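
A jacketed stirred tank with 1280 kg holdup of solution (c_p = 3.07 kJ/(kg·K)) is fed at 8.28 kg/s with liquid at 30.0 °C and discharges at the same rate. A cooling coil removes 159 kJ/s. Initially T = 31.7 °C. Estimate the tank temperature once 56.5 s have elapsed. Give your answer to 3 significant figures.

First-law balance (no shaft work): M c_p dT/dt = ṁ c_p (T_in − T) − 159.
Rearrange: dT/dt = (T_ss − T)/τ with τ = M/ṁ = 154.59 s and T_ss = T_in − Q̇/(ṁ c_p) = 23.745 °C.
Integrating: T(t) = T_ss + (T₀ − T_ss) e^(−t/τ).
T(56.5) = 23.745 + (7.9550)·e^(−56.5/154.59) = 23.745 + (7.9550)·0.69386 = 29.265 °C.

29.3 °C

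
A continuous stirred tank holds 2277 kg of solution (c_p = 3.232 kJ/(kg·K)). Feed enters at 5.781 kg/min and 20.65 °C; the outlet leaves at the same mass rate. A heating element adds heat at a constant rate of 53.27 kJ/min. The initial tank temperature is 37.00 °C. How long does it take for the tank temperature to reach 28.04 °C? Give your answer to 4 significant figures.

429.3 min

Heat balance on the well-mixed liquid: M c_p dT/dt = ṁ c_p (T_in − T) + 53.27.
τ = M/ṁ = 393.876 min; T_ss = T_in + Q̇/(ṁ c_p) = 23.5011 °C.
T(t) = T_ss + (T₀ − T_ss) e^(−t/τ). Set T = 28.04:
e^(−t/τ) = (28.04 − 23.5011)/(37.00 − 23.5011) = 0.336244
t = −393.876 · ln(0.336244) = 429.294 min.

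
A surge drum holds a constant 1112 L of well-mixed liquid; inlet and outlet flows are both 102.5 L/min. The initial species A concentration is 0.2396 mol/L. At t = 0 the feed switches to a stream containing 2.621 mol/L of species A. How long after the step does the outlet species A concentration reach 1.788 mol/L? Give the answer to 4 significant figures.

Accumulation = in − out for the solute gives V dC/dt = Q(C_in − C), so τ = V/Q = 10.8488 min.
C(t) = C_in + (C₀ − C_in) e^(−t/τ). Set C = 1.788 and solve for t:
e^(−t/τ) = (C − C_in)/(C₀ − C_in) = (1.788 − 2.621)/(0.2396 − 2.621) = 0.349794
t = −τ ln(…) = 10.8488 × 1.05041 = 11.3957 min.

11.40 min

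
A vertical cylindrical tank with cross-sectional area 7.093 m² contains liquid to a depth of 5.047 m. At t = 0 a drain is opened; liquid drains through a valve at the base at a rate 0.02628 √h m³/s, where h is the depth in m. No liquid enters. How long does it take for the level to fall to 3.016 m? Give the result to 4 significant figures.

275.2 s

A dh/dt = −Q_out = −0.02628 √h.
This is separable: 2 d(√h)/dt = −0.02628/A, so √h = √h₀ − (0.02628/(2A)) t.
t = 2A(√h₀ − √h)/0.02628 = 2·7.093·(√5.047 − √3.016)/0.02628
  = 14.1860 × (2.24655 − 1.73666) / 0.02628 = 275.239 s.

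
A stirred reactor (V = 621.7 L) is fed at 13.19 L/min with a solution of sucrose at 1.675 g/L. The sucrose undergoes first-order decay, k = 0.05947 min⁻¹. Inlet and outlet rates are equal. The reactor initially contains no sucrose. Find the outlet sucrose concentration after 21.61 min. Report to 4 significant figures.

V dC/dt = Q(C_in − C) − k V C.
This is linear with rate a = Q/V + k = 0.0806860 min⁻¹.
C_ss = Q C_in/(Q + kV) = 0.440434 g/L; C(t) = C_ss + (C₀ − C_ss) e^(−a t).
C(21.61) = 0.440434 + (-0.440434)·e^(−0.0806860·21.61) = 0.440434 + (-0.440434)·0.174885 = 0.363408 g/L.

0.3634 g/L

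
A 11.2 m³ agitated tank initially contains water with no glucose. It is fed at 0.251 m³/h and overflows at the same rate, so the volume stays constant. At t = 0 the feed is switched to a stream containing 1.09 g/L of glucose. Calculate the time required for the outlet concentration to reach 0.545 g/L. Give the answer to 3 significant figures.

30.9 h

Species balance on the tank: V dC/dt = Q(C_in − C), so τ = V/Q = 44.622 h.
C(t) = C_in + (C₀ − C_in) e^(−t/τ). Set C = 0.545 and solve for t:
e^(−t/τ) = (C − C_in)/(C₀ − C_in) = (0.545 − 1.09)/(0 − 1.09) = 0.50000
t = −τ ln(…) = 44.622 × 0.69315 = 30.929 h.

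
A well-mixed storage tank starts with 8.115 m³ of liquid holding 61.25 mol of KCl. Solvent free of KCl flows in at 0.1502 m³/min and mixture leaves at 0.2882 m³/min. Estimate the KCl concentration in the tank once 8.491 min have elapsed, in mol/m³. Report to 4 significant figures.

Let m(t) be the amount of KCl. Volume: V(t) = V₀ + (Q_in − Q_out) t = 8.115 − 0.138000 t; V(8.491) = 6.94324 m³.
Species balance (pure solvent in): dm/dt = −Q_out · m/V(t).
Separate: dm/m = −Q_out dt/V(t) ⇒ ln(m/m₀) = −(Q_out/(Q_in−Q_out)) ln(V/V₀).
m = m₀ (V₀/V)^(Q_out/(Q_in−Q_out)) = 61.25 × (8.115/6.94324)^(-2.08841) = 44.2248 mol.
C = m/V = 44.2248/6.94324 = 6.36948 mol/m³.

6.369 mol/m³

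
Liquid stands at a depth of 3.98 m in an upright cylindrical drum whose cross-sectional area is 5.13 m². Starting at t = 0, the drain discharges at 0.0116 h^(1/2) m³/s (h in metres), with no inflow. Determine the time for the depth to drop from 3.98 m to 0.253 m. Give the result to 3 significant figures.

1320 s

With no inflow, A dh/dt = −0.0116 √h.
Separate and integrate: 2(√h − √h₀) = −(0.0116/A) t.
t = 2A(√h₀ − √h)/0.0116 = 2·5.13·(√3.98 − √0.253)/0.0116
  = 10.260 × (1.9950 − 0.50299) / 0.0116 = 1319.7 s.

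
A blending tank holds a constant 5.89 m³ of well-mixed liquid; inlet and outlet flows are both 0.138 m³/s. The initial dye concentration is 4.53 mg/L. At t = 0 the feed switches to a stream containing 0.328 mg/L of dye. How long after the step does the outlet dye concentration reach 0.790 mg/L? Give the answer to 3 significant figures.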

How to complete this task: Output the whole listing again, keeping every line identical.

Solved problem:
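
A jacketed stirred tank with 1280 kg holdup of solution (c_p = 3.07 kJ/(kg·K)) is fed at 8.28 kg/s with liquid at 30.0 °C and discharges at the same rate. A cooling coil removes 159 kJ/s. Initially T = 31.7 °C. Estimate the tank temperature once 56.5 s have elapsed. Give your answer to 3 significant figures.

First-law balance (no shaft work): M c_p dT/dt = ṁ c_p (T_in − T) − 159.
Rearrange: dT/dt = (T_ss − T)/τ with τ = M/ṁ = 154.59 s and T_ss = T_in − Q̇/(ṁ c_p) = 23.745 °C.
Integrating: T(t) = T_ss + (T₀ − T_ss) e^(−t/τ).
T(56.5) = 23.745 + (7.9550)·e^(−56.5/154.59) = 23.745 + (7.9550)·0.69386 = 29.265 °C.

29.3 °C

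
A continuous stirred tank holds 2277 kg of solution (c_p = 3.232 kJ/(kg·K)). Feed enters at 5.781 kg/min and 20.65 °C; the outlet leaves at the same mass rate. A heating element adds heat at a constant rate of 53.27 kJ/min. The initial tank temperature is 37.00 °C. How long does it take for the tank temperature to reach 28.04 °C? Give your answer to 4 significant figures.

429.3 min

Heat balance on the well-mixed liquid: M c_p dT/dt = ṁ c_p (T_in − T) + 53.27.
τ = M/ṁ = 393.876 min; T_ss = T_in + Q̇/(ṁ c_p) = 23.5011 °C.
T(t) = T_ss + (T₀ − T_ss) e^(−t/τ). Set T = 28.04:
e^(−t/τ) = (28.04 − 23.5011)/(37.00 − 23.5011) = 0.336244
t = −393.876 · ln(0.336244) = 429.294 min.

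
A surge drum holds a constant 1112 L of well-mixed liquid; inlet and outlet flows are both 102.5 L/min. The initial species A concentration is 0.2396 mol/L. At t = 0 the feed switches to a stream containing 2.621 mol/L of species A. How long after the step does the outlet species A concentration reach 1.788 mol/L? Give the answer to 4 significant figures.

Accumulation = in − out for the solute gives V dC/dt = Q(C_in − C), so τ = V/Q = 10.8488 min.
C(t) = C_in + (C₀ − C_in) e^(−t/τ). Set C = 1.788 and solve for t:
e^(−t/τ) = (C − C_in)/(C₀ − C_in) = (1.788 − 2.621)/(0.2396 − 2.621) = 0.349794
t = −τ ln(…) = 10.8488 × 1.05041 = 11.3957 min.

11.40 min

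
A vertical cylindrical tank with cross-sectional area 7.093 m² contains liquid to a depth of 5.047 m. At t = 0 a drain is opened; liquid drains through a valve at the base at a rate 0.02628 √h m³/s, where h is the depth in m. No liquid enters. How long does it take for the level to fall to 3.016 m? Give the result to 4 significant figures.

275.2 s

A dh/dt = −Q_out = −0.02628 √h.
This is separable: 2 d(√h)/dt = −0.02628/A, so √h = √h₀ − (0.02628/(2A)) t.
t = 2A(√h₀ − √h)/0.02628 = 2·7.093·(√5.047 − √3.016)/0.02628
  = 14.1860 × (2.24655 − 1.73666) / 0.02628 = 275.239 s.

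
A stirred reactor (V = 621.7 L) is fed at 13.19 L/min with a solution of sucrose at 1.675 g/L. The sucrose undergoes first-order decay, k = 0.05947 min⁻¹. Inlet and outlet rates are equal. The reactor initially contains no sucrose. Find the outlet sucrose concentration after 21.61 min. Report to 4 significant figures.

V dC/dt = Q(C_in − C) − k V C.
This is linear with rate a = Q/V + k = 0.0806860 min⁻¹.
C_ss = Q C_in/(Q + kV) = 0.440434 g/L; C(t) = C_ss + (C₀ − C_ss) e^(−a t).
C(21.61) = 0.440434 + (-0.440434)·e^(−0.0806860·21.61) = 0.440434 + (-0.440434)·0.174885 = 0.363408 g/L.

0.3634 g/L

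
A 11.2 m³ agitated tank initially contains water with no glucose. It is fed at 0.251 m³/h and overflows at the same rate, so the volume stays constant. At t = 0 the feed is switched to a stream containing 1.09 g/L of glucose. Calculate the time required for the outlet concentration to reach 0.545 g/L. Give the answer to 3 significant figures.

30.9 h

Species balance on the tank: V dC/dt = Q(C_in − C), so τ = V/Q = 44.622 h.
C(t) = C_in + (C₀ − C_in) e^(−t/τ). Set C = 0.545 and solve for t:
e^(−t/τ) = (C − C_in)/(C₀ − C_in) = (0.545 − 1.09)/(0 − 1.09) = 0.50000
t = −τ ln(…) = 44.622 × 0.69315 = 30.929 h.

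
A well-mixed storage tank starts with 8.115 m³ of liquid holding 61.25 mol of KCl. Solvent free of KCl flows in at 0.1502 m³/min and mixture leaves at 0.2882 m³/min. Estimate the KCl concentration in the tank once 8.491 min have elapsed, in mol/m³. Report to 4 significant figures.

Let m(t) be the amount of KCl. Volume: V(t) = V₀ + (Q_in − Q_out) t = 8.115 − 0.138000 t; V(8.491) = 6.94324 m³.
Species balance (pure solvent in): dm/dt = −Q_out · m/V(t).
Separate: dm/m = −Q_out dt/V(t) ⇒ ln(m/m₀) = −(Q_out/(Q_in−Q_out)) ln(V/V₀).
m = m₀ (V₀/V)^(Q_out/(Q_in−Q_out)) = 61.25 × (8.115/6.94324)^(-2.08841) = 44.2248 mol.
C = m/V = 44.2248/6.94324 = 6.36948 mol/m³.

6.369 mol/m³

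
Liquid stands at a depth of 3.98 m in an upright cylindrical drum whose cross-sectional area is 5.13 m². Starting at t = 0, the drain discharges at 0.0116 h^(1/2) m³/s (h in metres), with no inflow. Determine the time for the depth to drop from 3.98 m to 0.253 m. Give the result to 3 significant figures.

1320 s

With no inflow, A dh/dt = −0.0116 √h.
Separate and integrate: 2(√h − √h₀) = −(0.0116/A) t.
t = 2A(√h₀ − √h)/0.0116 = 2·5.13·(√3.98 − √0.253)/0.0116
  = 10.260 × (1.9950 − 0.50299) / 0.0116 = 1319.7 s.

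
A blending tank holds a constant 5.89 m³ of well-mixed liquid; inlet and outlet flows are both 0.138 m³/s. The initial dye concentration is 4.53 mg/L. At t = 0 the feed switches to a stream containing 0.328 mg/L of dye. How long after the step does the outlet dye concentration reach 0.790 mg/L? Give the answer to 3 significant figures.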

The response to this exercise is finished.